ASSIGNMENT
All of the records are to be reproduced exactly.

RECORDS SUPPLIED: Begin

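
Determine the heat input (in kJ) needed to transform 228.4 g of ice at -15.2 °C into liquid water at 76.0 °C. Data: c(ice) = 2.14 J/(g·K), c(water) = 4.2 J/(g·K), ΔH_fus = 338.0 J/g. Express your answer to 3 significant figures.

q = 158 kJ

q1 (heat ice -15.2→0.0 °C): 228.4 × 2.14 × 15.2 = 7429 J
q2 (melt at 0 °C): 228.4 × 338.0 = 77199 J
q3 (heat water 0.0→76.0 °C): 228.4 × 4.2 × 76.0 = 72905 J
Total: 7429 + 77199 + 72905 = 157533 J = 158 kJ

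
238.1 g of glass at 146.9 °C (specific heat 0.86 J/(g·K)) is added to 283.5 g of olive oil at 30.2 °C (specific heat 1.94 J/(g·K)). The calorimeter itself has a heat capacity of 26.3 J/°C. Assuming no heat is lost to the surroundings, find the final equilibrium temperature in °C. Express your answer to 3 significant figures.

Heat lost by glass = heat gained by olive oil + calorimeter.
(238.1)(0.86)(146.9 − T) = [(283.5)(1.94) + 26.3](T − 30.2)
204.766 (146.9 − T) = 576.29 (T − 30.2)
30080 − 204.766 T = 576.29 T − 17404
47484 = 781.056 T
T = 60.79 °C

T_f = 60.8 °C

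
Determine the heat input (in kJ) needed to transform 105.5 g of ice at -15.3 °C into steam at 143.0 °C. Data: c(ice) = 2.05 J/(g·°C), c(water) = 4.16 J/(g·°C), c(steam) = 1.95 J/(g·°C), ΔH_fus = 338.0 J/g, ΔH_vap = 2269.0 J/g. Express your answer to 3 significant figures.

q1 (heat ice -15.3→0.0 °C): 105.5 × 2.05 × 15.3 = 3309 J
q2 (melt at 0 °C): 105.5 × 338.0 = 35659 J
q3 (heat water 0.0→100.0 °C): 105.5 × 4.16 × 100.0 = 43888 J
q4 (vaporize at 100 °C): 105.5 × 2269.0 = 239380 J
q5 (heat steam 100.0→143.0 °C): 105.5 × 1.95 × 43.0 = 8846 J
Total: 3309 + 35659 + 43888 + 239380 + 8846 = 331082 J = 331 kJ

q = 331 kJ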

RECORDS SUPPLIED: End

EXERCISE SOLUTION
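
Determine the heat input (in kJ) needed to transform 228.4 g of ice at -15.2 °C into liquid water at 76.0 °C. Data: c(ice) = 2.14 J/(g·K), c(water) = 4.2 J/(g·K), ΔH_fus = 338.0 J/g. Express your answer to 3 significant figures.

q = 158 kJ

q1 (heat ice -15.2→0.0 °C): 228.4 × 2.14 × 15.2 = 7429 J
q2 (melt at 0 °C): 228.4 × 338.0 = 77199 J
q3 (heat water 0.0→76.0 °C): 228.4 × 4.2 × 76.0 = 72905 J
Total: 7429 + 77199 + 72905 = 157533 J = 158 kJ

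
238.1 g of glass at 146.9 °C (specific heat 0.86 J/(g·K)) is added to 283.5 g of olive oil at 30.2 °C (specific heat 1.94 J/(g·K)). The calorimeter itself has a heat capacity of 26.3 J/°C. Assuming no heat is lost to the surroundings, find the final equilibrium temperature in °C. Express your answer to 3 significant figures.

Heat lost by glass = heat gained by olive oil + calorimeter.
(238.1)(0.86)(146.9 − T) = [(283.5)(1.94) + 26.3](T − 30.2)
204.766 (146.9 − T) = 576.29 (T − 30.2)
30080 − 204.766 T = 576.29 T − 17404
47484 = 781.056 T
T = 60.79 °C

T_f = 60.8 °C

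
Determine the heat input (in kJ) needed to transform 105.5 g of ice at -15.3 °C into steam at 143.0 °C. Data: c(ice) = 2.05 J/(g·°C), c(water) = 4.16 J/(g·°C), c(steam) = 1.95 J/(g·°C), ΔH_fus = 338.0 J/g, ΔH_vap = 2269.0 J/g. Express your answer to 3 significant figures.

q1 (heat ice -15.3→0.0 °C): 105.5 × 2.05 × 15.3 = 3309 J
q2 (melt at 0 °C): 105.5 × 338.0 = 35659 J
q3 (heat water 0.0→100.0 °C): 105.5 × 4.16 × 100.0 = 43888 J
q4 (vaporize at 100 °C): 105.5 × 2269.0 = 239380 J
q5 (heat steam 100.0→143.0 °C): 105.5 × 1.95 × 43.0 = 8846 J
Total: 3309 + 35659 + 43888 + 239380 + 8846 = 331082 J = 331 kJ

q = 331 kJ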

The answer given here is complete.